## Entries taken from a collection
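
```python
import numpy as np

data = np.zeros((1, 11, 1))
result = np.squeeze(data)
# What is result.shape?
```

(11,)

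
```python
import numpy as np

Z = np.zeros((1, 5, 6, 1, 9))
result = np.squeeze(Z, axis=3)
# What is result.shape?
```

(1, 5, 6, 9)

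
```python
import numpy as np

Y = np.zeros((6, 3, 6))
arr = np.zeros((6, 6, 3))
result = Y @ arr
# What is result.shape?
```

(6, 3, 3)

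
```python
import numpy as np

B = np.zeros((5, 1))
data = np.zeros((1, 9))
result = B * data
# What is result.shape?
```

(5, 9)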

--

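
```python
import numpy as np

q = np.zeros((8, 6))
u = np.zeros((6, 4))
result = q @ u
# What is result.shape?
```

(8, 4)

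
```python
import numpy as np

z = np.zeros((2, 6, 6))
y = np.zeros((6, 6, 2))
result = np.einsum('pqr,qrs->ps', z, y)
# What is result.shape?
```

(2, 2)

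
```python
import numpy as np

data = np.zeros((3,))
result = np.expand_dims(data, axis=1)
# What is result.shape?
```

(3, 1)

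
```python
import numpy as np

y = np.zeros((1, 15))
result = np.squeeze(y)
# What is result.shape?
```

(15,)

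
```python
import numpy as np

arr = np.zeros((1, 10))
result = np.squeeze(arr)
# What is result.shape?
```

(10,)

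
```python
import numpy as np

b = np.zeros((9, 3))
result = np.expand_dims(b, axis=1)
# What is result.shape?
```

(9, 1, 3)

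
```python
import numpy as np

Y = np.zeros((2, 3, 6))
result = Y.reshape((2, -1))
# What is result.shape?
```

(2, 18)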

...

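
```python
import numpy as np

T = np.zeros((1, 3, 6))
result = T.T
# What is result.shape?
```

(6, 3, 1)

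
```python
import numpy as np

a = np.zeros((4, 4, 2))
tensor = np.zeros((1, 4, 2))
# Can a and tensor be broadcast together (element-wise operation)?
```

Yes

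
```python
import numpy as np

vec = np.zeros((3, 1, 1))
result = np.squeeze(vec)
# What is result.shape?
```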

## Exercise requirements
Among the lines above, which contain the word "squeeze"? Copy every one.

## Completed task
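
result = np.squeeze(data)
result = np.squeeze(Z, axis=3)
result = np.squeeze(y)
result = np.squeeze(arr)
result = np.squeeze(vec)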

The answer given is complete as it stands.